> **DATASET CONTENT**:
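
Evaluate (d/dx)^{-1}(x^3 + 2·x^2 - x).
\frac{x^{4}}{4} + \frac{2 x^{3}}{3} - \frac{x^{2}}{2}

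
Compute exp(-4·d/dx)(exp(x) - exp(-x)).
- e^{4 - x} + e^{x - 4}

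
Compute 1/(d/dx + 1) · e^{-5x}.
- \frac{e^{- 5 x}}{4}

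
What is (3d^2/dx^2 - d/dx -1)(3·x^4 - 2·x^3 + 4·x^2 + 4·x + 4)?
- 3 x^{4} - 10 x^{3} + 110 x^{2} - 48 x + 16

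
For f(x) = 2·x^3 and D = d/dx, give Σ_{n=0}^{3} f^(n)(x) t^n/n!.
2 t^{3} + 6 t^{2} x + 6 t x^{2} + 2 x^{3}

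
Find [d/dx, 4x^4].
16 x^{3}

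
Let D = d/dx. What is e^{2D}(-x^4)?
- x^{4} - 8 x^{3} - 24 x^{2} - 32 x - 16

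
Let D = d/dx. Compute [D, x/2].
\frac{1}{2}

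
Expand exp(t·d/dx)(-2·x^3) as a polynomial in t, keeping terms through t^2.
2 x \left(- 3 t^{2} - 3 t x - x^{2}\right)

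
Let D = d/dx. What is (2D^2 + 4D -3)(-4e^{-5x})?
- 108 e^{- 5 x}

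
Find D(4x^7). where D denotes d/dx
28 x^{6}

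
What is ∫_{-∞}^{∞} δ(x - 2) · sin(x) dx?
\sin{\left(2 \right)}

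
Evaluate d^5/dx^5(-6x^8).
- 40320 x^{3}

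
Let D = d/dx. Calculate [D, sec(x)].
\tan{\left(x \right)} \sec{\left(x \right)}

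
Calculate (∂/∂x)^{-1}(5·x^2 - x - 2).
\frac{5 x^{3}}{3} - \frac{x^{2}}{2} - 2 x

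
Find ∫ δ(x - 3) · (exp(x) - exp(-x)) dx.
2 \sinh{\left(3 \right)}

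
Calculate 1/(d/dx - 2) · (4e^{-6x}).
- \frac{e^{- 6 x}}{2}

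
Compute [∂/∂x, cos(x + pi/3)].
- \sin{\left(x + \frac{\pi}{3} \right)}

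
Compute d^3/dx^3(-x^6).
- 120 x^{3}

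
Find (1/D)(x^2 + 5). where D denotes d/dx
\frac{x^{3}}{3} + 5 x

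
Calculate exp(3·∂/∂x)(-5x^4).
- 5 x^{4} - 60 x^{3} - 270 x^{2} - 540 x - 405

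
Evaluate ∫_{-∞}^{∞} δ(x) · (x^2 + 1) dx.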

--

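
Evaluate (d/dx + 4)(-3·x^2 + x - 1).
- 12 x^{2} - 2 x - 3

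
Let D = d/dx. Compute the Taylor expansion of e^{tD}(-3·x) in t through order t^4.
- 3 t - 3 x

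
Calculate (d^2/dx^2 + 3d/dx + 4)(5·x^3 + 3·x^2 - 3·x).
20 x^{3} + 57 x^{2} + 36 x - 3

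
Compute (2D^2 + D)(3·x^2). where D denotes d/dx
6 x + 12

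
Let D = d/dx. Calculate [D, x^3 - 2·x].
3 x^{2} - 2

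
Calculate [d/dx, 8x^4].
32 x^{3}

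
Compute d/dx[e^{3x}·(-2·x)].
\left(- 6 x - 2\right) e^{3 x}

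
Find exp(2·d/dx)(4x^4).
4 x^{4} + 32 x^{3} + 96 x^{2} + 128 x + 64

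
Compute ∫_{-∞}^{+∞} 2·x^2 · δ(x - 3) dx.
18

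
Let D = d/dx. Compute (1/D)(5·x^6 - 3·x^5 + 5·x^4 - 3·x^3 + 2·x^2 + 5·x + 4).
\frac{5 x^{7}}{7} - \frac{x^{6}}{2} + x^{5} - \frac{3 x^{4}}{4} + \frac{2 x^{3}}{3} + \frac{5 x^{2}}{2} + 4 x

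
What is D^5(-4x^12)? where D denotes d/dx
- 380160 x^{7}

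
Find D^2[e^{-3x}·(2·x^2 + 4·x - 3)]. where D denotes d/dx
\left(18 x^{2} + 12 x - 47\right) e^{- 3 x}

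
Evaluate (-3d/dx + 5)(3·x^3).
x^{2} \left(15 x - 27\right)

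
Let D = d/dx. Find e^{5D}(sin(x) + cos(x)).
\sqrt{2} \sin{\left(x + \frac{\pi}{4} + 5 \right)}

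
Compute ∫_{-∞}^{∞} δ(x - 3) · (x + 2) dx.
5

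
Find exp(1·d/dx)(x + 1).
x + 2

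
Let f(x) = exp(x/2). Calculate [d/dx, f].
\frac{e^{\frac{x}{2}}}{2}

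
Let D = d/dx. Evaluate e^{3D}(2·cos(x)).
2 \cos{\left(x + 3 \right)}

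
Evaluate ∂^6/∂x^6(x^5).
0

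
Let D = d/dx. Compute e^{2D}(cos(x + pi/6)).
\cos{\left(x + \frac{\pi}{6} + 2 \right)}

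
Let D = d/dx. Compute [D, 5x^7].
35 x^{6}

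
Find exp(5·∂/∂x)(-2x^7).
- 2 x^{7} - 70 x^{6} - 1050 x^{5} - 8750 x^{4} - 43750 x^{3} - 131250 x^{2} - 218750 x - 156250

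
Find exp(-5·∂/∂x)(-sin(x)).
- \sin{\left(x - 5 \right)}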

---

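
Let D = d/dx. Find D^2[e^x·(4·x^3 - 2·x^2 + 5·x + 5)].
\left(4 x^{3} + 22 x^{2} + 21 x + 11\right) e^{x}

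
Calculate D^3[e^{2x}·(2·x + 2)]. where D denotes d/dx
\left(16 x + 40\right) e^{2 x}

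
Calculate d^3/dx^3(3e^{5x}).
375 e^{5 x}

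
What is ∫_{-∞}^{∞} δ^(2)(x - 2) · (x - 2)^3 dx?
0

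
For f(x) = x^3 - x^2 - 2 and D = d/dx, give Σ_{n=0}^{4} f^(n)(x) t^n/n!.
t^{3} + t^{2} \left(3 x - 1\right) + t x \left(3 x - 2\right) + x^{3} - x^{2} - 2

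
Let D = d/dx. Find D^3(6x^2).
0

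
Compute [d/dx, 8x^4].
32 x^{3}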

> **TASK OBJECTIVE**:
As the answer, set down only the lines from the data above between the one holding "Expand exp(t·d/dx)(-2·x^3) as" and the one holding "(x^2 + 1) dx.", inclusive, exactly as they read.

> **EXERCISE RESPONSE**:
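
Expand exp(t·d/dx)(-2·x^3) as a polynomial in t, keeping terms through t^2.
2 x \left(- 3 t^{2} - 3 t x - x^{2}\right)

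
Let D = d/dx. What is (2D^2 + 4D -3)(-4e^{-5x})?
- 108 e^{- 5 x}

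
Find D(4x^7). where D denotes d/dx
28 x^{6}

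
What is ∫_{-∞}^{∞} δ(x - 2) · sin(x) dx?
\sin{\left(2 \right)}

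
Evaluate d^5/dx^5(-6x^8).
- 40320 x^{3}

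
Let D = d/dx. Calculate [D, sec(x)].
\tan{\left(x \right)} \sec{\left(x \right)}

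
Calculate (∂/∂x)^{-1}(5·x^2 - x - 2).
\frac{5 x^{3}}{3} - \frac{x^{2}}{2} - 2 x

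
Find ∫ δ(x - 3) · (exp(x) - exp(-x)) dx.
2 \sinh{\left(3 \right)}

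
Calculate 1/(d/dx - 2) · (4e^{-6x}).
- \frac{e^{- 6 x}}{2}

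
Compute [∂/∂x, cos(x + pi/3)].
- \sin{\left(x + \frac{\pi}{3} \right)}

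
Compute d^3/dx^3(-x^6).
- 120 x^{3}

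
Find (1/D)(x^2 + 5). where D denotes d/dx
\frac{x^{3}}{3} + 5 x

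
Calculate exp(3·∂/∂x)(-5x^4).
- 5 x^{4} - 60 x^{3} - 270 x^{2} - 540 x - 405

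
Evaluate ∫_{-∞}^{∞} δ(x) · (x^2 + 1) dx.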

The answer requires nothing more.